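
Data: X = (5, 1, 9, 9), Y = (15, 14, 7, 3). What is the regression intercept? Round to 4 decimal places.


a = ybar - b*xbar, where b = sum((xi-xbar)(yi-ybar)) / sum((xi-xbar)^2)
n = 4, xbar = 24/4 = 6, ybar = 39/4 = 9.75
Sxy = sum((xi-xbar)(yi-ybar)) = -55
Sxx = sum((xi-xbar)^2) = 44
b = Sxy / Sxx = -1.25
a = 9.75 - (-1.25) * 6 = 17.25

17.2500


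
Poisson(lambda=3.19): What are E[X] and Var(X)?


E[X] = Var(X) = lambda = 3.19

3.19, 3.19


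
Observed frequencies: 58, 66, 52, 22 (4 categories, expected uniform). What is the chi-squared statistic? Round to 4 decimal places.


chi2 = sum((O-E)^2/E), E = total/4
total = 198, E = 198/4 = 49.5
(58 - 49.5)^2 / 49.5 = 72.25 / 49.5 = 289/198 ≈ 1.459596
(66 - 49.5)^2 / 49.5 = 272.25 / 49.5 = 5.5
(52 - 49.5)^2 / 49.5 = 6.25 / 49.5 = 25/198 ≈ 0.126263
(22 - 49.5)^2 / 49.5 = 756.25 / 49.5 = 275/18 ≈ 15.277778
chi2 = 246/11 ≈ 22.363636

22.3636


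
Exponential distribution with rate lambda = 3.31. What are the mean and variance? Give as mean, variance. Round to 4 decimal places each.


mean = 1/lam, var = 1/lam^2
mean = 1 / 3.31 = 100/331 ≈ 0.302115
lam^2 = 3.31^2 = 10.9561
var = 1 / 10.9561 ≈ 0.091273

0.3021, 0.0913


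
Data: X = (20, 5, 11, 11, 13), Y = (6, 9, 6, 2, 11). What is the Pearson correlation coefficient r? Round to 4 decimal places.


r = sum((xi-xbar)(yi-ybar)) / sqrt(sum((xi-xbar)^2) * sum((yi-ybar)^2))
n = 5, xbar = 60/5 = 12, ybar = 34/5 = 6.8
Sxy = sum((xi-xbar)(yi-ybar)) = -12
Sxx = sum((xi-xbar)^2) = 116
Syy = sum((yi-ybar)^2) = 46.8
sqrt(Sxx*Syy) ≈ 73.680391
r = Sxy / sqrt(Sxx*Syy) = -12 / 73.680391 ≈ -0.162866

-0.1629


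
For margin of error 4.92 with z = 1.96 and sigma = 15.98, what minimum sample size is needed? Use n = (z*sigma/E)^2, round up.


z*sigma/E = 1.96 * 15.98 / 4.92 = 39151/6150 ≈ 6.366016
(z*sigma/E)^2 ≈ 40.526163
round up: n = 41

41


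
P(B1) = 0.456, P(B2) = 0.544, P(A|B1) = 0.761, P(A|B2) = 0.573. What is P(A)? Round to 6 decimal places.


P(A) = P(A|B1)*P(B1) + P(A|B2)*P(B2)
P(A|B1)*P(B1) = 0.761 * 0.456 = 0.347016
P(A|B2)*P(B2) = 0.573 * 0.544 = 0.311712
P(A) = 0.347016 + 0.311712 = 0.658728

0.658728


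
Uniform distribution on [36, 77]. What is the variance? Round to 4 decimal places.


Var = (b-a)^2 / 12
(b-a)^2 = (77 - 36)^2 = 1681
Var = 1681/12 ≈ 140.083333

140.0833


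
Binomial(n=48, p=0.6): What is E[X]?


E[X] = n*p = 48 * 0.6 = 28.8

28.8


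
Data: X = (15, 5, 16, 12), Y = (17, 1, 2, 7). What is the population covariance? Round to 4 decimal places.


Cov = (1/n)*sum((xi-xbar)(yi-ybar))
n = 4, xbar = 48/4 = 12, ybar = 27/4 = 6.75
sum((xi-xbar)(yi-ybar)) = 52
Cov = 52 / 4 = 13

13.0000


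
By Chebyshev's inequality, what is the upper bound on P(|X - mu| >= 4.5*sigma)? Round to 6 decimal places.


P <= 1/k^2
k^2 = 4.5^2 = 20.25
1/k^2 = 1 / 20.25 = 4/81 ≈ 0.04938272

0.049383


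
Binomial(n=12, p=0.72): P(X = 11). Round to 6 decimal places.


P = C(n,k) * p^k * (1-p)^(n-k)
C(12,11) = 12
p^k = 0.72^11 ≈ 0.02695612
(1-p)^(n-k) = 0.28^1 = 0.28
P = 12 * 0.02695612 * 0.28 ≈ 0.090573

0.090573


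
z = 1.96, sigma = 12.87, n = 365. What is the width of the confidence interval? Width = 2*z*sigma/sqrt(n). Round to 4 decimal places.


width = 2*z*sigma/sqrt(n)
2*z*sigma = 2 * 1.96 * 12.87 = 50.4504
sqrt(365) ≈ 19.104973
width = 50.4504 / 19.104973 ≈ 2.640695

2.6407


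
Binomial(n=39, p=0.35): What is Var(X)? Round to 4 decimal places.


Var = n*p*(1-p) = 39 * 0.35 * 0.65 = 8.8725

8.8725


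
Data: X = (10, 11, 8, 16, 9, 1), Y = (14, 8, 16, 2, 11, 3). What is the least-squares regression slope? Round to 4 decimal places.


b = sum((xi-xbar)(yi-ybar)) / sum((xi-xbar)^2)
n = 6, xbar = 55/6 ≈ 9.166667, ybar = 54/6 = 9
Sxy = sum((xi-xbar)(yi-ybar)) = -5
Sxx = sum((xi-xbar)^2) = 713/6 ≈ 118.833333
b = Sxy / Sxx = -30/713 ≈ -0.042076

-0.0421


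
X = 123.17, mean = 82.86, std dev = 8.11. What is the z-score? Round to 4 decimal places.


z = (X - mu) / sigma
X - mu = 123.17 - 82.86 = 40.31
z = 40.31 / 8.11 = 4031/811 ≈ 4.970407

4.9704


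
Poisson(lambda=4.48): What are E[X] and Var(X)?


E[X] = Var(X) = lambda = 4.48

4.48, 4.48


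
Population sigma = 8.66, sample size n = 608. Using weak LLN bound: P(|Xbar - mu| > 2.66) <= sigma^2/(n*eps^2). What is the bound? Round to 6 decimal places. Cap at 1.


bound = min(1, sigma^2/(n*eps^2))
sigma^2 = 8.66^2 = 74.9956
n*eps^2 = 608 * 2.66^2 = 608 * 7.0756 = 4301.9648
sigma^2/(n*eps^2) = 74.9956 / 4301.9648 ≈ 0.01743287

0.017433


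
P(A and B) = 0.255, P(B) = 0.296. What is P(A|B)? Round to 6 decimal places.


P(A|B) = P(A and B) / P(B) = 0.255 / 0.296 = 255/296 ≈ 0.86148649

0.861486


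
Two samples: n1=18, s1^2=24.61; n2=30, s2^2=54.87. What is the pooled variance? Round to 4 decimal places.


sp^2 = ((n1-1)*s1^2 + (n2-1)*s2^2)/(n1+n2-2)
(n1-1)*s1^2 = 17 * 24.61 = 418.37
(n2-1)*s2^2 = 29 * 54.87 = 1591.23
numerator = 418.37 + 1591.23 = 2009.6
n1+n2-2 = 46
sp^2 = 2009.6 / 46 = 5024/115 ≈ 43.686957

43.6870


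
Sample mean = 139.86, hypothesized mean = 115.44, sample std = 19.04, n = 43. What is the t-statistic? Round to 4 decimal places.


t = (xbar - mu0) / (s/sqrt(n))
xbar - mu0 = 139.86 - 115.44 = 24.42
sqrt(43) ≈ 6.55743852
s/sqrt(n) = 19.04 / 6.55743852 ≈ 2.90357278
t = 24.42 / 2.90357278 ≈ 8.410328

8.4103


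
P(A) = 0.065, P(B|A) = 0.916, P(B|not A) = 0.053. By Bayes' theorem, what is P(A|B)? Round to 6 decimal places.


P(A|B) = P(B|A)*P(A) / P(B), P(B) = P(B|A)*P(A) + P(B|not A)*P(not A)
P(B|A)*P(A) = 0.916 * 0.065 = 0.05954
P(B|not A)*P(not A) = 0.053 * 0.935 = 0.049555
P(B) = 0.05954 + 0.049555 = 0.109095
P(A|B) = 0.05954 / 0.109095 ≈ 0.54576287

0.545763


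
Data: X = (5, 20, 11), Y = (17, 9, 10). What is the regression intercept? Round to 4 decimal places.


a = ybar - b*xbar, where b = sum((xi-xbar)(yi-ybar)) / sum((xi-xbar)^2)
n = 3, xbar = 36/3 = 12, ybar = 36/3 = 12
Sxy = sum((xi-xbar)(yi-ybar)) = -57
Sxx = sum((xi-xbar)^2) = 114
b = Sxy / Sxx = -0.5
a = 12 - (-0.5) * 12 = 18

18.0000


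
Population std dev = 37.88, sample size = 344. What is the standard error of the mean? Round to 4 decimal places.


SE = sigma / sqrt(n)
sqrt(344) ≈ 18.547237
SE = 37.88 / 18.547237 ≈ 2.042353

2.0424


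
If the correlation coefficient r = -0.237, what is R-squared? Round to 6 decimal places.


R^2 = r^2 = (-0.237)^2 = 0.056169

0.056169


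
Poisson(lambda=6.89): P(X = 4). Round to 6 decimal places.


P = e^(-lam) * lam^k / k!
e^(-6.89) ≈ 0.001017914
lam^k = 6.89^4 ≈ 2253.600278
k! = 4! = 24
P = 0.001017914 * 2253.600278 / 24 ≈ 0.095582

0.095582


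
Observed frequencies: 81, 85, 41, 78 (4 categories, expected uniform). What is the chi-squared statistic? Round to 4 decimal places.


chi2 = sum((O-E)^2/E), E = total/4
total = 285, E = 285/4 = 71.25
(81 - 71.25)^2 / 71.25 = 95.0625 / 71.25 = 507/380 ≈ 1.334211
(85 - 71.25)^2 / 71.25 = 189.0625 / 71.25 = 605/228 ≈ 2.653509
(41 - 71.25)^2 / 71.25 = 915.0625 / 71.25 = 14641/1140 ≈ 12.842982
(78 - 71.25)^2 / 71.25 = 45.5625 / 71.25 = 243/380 ≈ 0.639474
chi2 = 4979/285 ≈ 17.470175

17.4702


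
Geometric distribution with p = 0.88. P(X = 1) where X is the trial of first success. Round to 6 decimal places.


P = (1-p)^(k-1) * p
(1-p)^(k-1) = 0.12^0 = 1
P = 1 * 0.88 = 0.88

0.880000


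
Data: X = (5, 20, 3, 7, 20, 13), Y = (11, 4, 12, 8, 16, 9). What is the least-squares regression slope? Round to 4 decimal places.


b = sum((xi-xbar)(yi-ybar)) / sum((xi-xbar)^2)
n = 6, xbar = 68/6 = 34/3 ≈ 11.333333, ybar = 60/6 = 10
Sxy = sum((xi-xbar)(yi-ybar)) = -16
Sxx = sum((xi-xbar)^2) = 844/3 ≈ 281.333333
b = Sxy / Sxx = -12/211 ≈ -0.056872

-0.0569


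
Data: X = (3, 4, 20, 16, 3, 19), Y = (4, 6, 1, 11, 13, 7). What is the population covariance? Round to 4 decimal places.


Cov = (1/n)*sum((xi-xbar)(yi-ybar))
n = 6, xbar = 65/6 ≈ 10.833333, ybar = 42/6 = 7
sum((xi-xbar)(yi-ybar)) = -51
Cov = -51 / 6 = -8.5

-8.5000


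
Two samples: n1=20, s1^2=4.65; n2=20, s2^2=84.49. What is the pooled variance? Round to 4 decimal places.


sp^2 = ((n1-1)*s1^2 + (n2-1)*s2^2)/(n1+n2-2)
(n1-1)*s1^2 = 19 * 4.65 = 88.35
(n2-1)*s2^2 = 19 * 84.49 = 1605.31
numerator = 88.35 + 1605.31 = 1693.66
n1+n2-2 = 38
sp^2 = 1693.66 / 38 = 44.57

44.5700


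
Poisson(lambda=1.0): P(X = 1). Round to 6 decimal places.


P = e^(-lam) * lam^k / k!
e^(-1.0) ≈ 0.3678794
lam^k = 1.0^1 = 1
k! = 1! = 1
P = 0.3678794 * 1 / 1 ≈ 0.367879

0.367879


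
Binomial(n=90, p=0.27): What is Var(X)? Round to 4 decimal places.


Var = n*p*(1-p) = 90 * 0.27 * 0.73 = 17.739

17.7390


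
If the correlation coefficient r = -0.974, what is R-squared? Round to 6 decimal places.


R^2 = r^2 = (-0.974)^2 = 0.948676

0.948676


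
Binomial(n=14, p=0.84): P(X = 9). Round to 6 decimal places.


P = C(n,k) * p^k * (1-p)^(n-k)
C(14,9) = 2002
p^k = 0.84^9 ≈ 0.2082157
(1-p)^(n-k) = 0.16^5 = 0.0001048576
P = 2002 * 0.2082157 * 0.0001048576 ≈ 0.043710

0.043710


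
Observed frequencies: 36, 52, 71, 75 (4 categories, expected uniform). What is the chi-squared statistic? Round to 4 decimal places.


chi2 = sum((O-E)^2/E), E = total/4
total = 234, E = 234/4 = 58.5
(36 - 58.5)^2 / 58.5 = 506.25 / 58.5 = 225/26 ≈ 8.653846
(52 - 58.5)^2 / 58.5 = 42.25 / 58.5 = 13/18 ≈ 0.722222
(71 - 58.5)^2 / 58.5 = 156.25 / 58.5 = 625/234 ≈ 2.670940
(75 - 58.5)^2 / 58.5 = 272.25 / 58.5 = 121/26 ≈ 4.653846
chi2 = 1954/117 ≈ 16.700855

16.7009


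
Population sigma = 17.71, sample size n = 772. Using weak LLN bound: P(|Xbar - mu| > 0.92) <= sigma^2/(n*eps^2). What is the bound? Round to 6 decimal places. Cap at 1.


bound = min(1, sigma^2/(n*eps^2))
sigma^2 = 17.71^2 = 313.6441
n*eps^2 = 772 * 0.92^2 = 772 * 0.8464 = 653.4208
sigma^2/(n*eps^2) = 313.6441 / 653.4208 ≈ 0.48000324

0.480003


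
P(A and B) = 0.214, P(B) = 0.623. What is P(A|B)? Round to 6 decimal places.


P(A|B) = P(A and B) / P(B) = 0.214 / 0.623 = 214/623 ≈ 0.34349920

0.343499


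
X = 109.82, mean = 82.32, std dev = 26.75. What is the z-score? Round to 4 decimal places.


z = (X - mu) / sigma
X - mu = 109.82 - 82.32 = 27.5
z = 27.5 / 26.75 = 110/107 ≈ 1.028037

1.0280


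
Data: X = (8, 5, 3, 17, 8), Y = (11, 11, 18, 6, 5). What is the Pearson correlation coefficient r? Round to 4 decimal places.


r = sum((xi-xbar)(yi-ybar)) / sqrt(sum((xi-xbar)^2) * sum((yi-ybar)^2))
n = 5, xbar = 41/5 = 8.2, ybar = 51/5 = 10.2
Sxy = sum((xi-xbar)(yi-ybar)) = -79.2
Sxx = sum((xi-xbar)^2) = 114.8
Syy = sum((yi-ybar)^2) = 106.8
sqrt(Sxx*Syy) ≈ 110.727774
r = Sxy / sqrt(Sxx*Syy) = -79.2 / 110.727774 ≈ -0.715268

-0.7153


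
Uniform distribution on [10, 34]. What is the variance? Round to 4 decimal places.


Var = (b-a)^2 / 12
(b-a)^2 = (34 - 10)^2 = 576
Var = 576/12 = 48

48.0000


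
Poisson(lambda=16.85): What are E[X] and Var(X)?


E[X] = Var(X) = lambda = 16.85

16.85, 16.85


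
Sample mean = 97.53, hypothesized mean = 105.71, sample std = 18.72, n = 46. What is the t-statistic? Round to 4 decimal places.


t = (xbar - mu0) / (s/sqrt(n))
xbar - mu0 = 97.53 - 105.71 = -8.18
sqrt(46) ≈ 6.78232998
s/sqrt(n) = 18.72 / 6.78232998 ≈ 2.76011342
t = -8.18 / 2.76011342 ≈ -2.963646

-2.9636


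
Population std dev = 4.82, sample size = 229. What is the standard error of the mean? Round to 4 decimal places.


SE = sigma / sqrt(n)
sqrt(229) ≈ 15.132746
SE = 4.82 / 15.132746 ≈ 0.318515

0.3185


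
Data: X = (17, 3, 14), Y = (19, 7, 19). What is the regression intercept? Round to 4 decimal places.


a = ybar - b*xbar, where b = sum((xi-xbar)(yi-ybar)) / sum((xi-xbar)^2)
n = 3, xbar = 34/3 ≈ 11.333333, ybar = 45/3 = 15
Sxy = sum((xi-xbar)(yi-ybar)) = 100
Sxx = sum((xi-xbar)^2) = 326/3 ≈ 108.666667
b = Sxy / Sxx = 150/163 ≈ 0.920245
a = 15 - 0.920245 * 11.333333 = 745/163 ≈ 4.570552

4.5706


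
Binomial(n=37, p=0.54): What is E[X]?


E[X] = n*p = 37 * 0.54 = 19.98

19.98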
────
What you need to do
Reproduce without change every line of the entries above, from the one containing "Data: X = (17, 3, 14), Y" through the last.

Task solution
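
Data: X = (17, 3, 14), Y = (19, 7, 19). What is the regression intercept? Round to 4 decimal places.


a = ybar - b*xbar, where b = sum((xi-xbar)(yi-ybar)) / sum((xi-xbar)^2)
n = 3, xbar = 34/3 ≈ 11.333333, ybar = 45/3 = 15
Sxy = sum((xi-xbar)(yi-ybar)) = 100
Sxx = sum((xi-xbar)^2) = 326/3 ≈ 108.666667
b = Sxy / Sxx = 150/163 ≈ 0.920245
a = 15 - 0.920245 * 11.333333 = 745/163 ≈ 4.570552

4.5706


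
Binomial(n=37, p=0.54): What is E[X]?


E[X] = n*p = 37 * 0.54 = 19.98

19.98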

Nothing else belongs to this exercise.